Start of Data for processing

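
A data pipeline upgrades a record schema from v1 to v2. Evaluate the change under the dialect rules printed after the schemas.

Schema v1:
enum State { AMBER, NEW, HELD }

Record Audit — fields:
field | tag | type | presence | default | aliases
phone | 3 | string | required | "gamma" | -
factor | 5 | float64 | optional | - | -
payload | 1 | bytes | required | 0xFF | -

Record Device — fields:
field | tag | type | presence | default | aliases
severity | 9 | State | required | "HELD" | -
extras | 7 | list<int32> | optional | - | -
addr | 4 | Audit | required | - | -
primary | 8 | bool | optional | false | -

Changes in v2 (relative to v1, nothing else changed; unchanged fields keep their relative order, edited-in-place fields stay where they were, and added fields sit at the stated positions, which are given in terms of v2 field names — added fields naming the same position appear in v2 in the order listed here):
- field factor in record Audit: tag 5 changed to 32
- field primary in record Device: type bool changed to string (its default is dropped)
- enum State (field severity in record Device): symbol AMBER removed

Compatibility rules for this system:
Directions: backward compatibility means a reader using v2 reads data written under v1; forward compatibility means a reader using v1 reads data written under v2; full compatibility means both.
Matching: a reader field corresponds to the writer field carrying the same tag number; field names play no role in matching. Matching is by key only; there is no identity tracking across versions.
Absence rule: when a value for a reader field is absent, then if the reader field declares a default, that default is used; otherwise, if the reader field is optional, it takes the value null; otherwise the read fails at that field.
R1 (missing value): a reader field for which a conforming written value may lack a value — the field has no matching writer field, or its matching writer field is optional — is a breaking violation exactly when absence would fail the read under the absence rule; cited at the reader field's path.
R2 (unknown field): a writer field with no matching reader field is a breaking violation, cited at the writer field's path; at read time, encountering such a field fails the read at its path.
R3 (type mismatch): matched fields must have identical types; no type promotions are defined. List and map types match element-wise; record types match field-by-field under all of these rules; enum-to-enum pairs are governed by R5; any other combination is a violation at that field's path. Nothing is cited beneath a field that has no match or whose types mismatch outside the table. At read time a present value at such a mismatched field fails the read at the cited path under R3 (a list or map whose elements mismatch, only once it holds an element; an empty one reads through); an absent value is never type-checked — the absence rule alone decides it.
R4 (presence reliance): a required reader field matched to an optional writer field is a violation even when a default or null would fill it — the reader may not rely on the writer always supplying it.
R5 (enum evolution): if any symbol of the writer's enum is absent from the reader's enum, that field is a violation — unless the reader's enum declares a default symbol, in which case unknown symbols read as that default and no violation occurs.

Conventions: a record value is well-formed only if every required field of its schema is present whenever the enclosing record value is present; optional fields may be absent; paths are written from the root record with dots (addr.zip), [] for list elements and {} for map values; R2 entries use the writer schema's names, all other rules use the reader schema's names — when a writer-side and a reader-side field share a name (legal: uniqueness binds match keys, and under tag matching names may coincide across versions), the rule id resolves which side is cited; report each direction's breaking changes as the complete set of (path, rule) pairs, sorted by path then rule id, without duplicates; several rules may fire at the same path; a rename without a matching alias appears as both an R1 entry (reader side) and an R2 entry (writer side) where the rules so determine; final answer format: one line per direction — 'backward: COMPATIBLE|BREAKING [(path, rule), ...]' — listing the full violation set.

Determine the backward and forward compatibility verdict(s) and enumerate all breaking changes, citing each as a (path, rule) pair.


backward: BREAKING [(addr.factor, R2), (primary, R3), (severity, R5)]; forward: BREAKING [(addr.factor, R2), (primary, R3)]

arrows below run writer -> reader for Device
backward analysis of Device with v2 as reader and v1 as writer:
  State -> State, writer required: severity aligns to severity
  list<int32> -> list<int32>, writer optional: extras aligns to extras
  Audit -> Audit, writer required: addr aligns to addr
  bool -> string, writer optional: primary aligns to primary
  string -> string, writer required: addr.phone aligns to addr.phone
  no writer field matches reader addr.factor
  bytes -> bytes, writer required: addr.payload aligns to addr.payload
  writer addr.factor: unknown to reader
  violation R2 at addr.factor
  violation R3 at primary
  violation R5 at severity
  => backward: BREAKING (3)
forward analysis of Device with v1 as reader and v2 as writer:
  State -> State, writer required: severity aligns to severity
  list<int32> -> list<int32>, writer optional: extras aligns to extras
  Audit -> Audit, writer required: addr aligns to addr
  string -> bool, writer optional: primary aligns to primary
  string -> string, writer required: addr.phone aligns to addr.phone
  no writer field matches reader addr.factor
  bytes -> bytes, writer required: addr.payload aligns to addr.payload
  writer addr.factor: unknown to reader
  violation R2 at addr.factor
  violation R3 at primary
  => forward: BREAKING (2)


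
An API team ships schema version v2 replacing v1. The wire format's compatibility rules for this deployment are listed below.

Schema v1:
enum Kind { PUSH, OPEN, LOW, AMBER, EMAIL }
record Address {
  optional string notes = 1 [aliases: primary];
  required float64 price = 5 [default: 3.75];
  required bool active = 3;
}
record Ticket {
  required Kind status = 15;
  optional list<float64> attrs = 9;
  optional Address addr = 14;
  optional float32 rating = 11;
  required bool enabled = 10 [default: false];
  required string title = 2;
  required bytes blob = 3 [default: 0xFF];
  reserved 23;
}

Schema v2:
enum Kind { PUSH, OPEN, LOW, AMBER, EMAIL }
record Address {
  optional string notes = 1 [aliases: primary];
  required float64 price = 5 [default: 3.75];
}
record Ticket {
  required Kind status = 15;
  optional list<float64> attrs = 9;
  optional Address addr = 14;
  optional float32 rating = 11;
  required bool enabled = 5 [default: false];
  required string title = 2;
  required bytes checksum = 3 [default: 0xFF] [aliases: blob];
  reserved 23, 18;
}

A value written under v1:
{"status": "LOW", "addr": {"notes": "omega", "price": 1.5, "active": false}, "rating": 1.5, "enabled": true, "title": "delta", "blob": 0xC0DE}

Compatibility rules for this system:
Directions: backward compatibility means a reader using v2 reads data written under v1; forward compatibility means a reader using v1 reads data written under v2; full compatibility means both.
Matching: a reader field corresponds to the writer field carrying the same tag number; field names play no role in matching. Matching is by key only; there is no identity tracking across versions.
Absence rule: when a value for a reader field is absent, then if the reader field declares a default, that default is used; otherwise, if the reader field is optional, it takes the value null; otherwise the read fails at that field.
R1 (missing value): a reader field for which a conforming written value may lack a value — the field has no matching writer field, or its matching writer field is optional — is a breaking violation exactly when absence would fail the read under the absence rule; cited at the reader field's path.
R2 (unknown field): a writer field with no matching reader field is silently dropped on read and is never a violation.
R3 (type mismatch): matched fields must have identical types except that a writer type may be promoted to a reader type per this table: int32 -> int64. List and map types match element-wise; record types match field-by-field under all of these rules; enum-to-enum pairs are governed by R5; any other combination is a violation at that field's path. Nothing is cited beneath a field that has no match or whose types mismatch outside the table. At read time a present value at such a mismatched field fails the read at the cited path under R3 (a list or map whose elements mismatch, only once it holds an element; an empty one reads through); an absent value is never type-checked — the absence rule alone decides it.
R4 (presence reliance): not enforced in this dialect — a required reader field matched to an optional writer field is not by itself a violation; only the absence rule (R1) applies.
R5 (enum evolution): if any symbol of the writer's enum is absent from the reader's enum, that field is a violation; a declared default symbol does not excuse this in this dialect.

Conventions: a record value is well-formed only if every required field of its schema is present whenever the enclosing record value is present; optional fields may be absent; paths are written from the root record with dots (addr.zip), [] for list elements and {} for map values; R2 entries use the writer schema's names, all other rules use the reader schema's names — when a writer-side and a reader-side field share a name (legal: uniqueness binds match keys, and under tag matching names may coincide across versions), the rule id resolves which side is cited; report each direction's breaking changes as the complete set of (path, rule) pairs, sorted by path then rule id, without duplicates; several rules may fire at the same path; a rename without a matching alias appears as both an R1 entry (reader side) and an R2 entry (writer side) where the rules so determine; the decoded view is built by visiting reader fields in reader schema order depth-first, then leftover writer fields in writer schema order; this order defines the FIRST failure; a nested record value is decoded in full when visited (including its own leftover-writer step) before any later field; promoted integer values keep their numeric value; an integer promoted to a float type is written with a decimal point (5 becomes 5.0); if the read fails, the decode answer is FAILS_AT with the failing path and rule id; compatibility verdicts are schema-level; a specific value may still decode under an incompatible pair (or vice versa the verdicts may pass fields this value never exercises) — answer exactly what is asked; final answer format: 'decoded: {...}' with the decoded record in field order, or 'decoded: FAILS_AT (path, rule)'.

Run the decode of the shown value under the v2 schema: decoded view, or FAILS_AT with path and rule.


decoded: {"status": "LOW", "attrs": null, "addr": {"notes": "omega", "price": 1.5}, "rating": 1.5, "enabled": false, "title": "delta", "checksum": 0xC0DE}

arrows below run writer -> reader for Ticket
migrating the Ticket value to v2:
  status := "LOW"
  attrs := null (not supplied -> null)
  addr.notes := "omega"
  addr.price := 1.5
  writer addr.active: unmatched, discarded
  rating := 1.5
  enabled := false (no value, default fills)
  title := "delta"
  checksum := 0xC0DE (from writer blob)
  writer enabled: unmatched, discarded
  => decoded: {"status": "LOW", "attrs": null, "addr": {"notes": "omega", "price": 1.5}, "rating": 1.5, "enabled": false, "title": "delta", "checksum": 0xC0DE}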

End of Data for processing

*Prompt*: In restating the data, begin at its first line, reproduce each line word for word, and conclude with the line that contains "phone | 3 |".

*Response to the task*:
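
A data pipeline upgrades a record schema from v1 to v2. Evaluate the change under the dialect rules printed after the schemas.

Schema v1:
enum State { AMBER, NEW, HELD }

Record Audit — fields:
field | tag | type | presence | default | aliases
phone | 3 | string | required | "gamma" | -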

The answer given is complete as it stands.